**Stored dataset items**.
[Start of section]

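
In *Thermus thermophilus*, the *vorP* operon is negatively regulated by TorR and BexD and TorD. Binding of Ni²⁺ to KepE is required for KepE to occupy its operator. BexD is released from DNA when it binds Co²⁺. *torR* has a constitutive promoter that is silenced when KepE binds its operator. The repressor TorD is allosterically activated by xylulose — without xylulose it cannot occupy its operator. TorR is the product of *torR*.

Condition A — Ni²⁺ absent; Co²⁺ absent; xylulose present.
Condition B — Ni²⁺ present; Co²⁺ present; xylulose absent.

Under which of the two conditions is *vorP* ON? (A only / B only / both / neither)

Condition A:
Ni²⁺ is absent, so KepE is inactive.
With no repressor bound, *torR* is transcribed.
So TorR is produced and active.
Co²⁺ is absent, so BexD is active.
Xylulose is present, so TorD is active.
With repressor TorR bound, *vorP* is not transcribed.
→ *vorP* is OFF in A.
Condition B:
Ni²⁺ is present, so KepE is active.
With repressor KepE bound, *torR* is not transcribed.
So TorR is not produced.
Co²⁺ is present, so BexD is inactive.
Xylulose is absent, so TorD is inactive.
With no repressor bound, *vorP* is transcribed.
→ *vorP* is ON in B.

B only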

[End of section]

**Description of the task**. Out of the data above, set down the lines from the one with "Condition A —" to the one with "Condition B —", both included, exactly as written and with no additions.

**Response area**.
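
Condition A — Ni²⁺ absent; Co²⁺ absent; xylulose present.
Condition B — Ni²⁺ present; Co²⁺ present; xylulose absent.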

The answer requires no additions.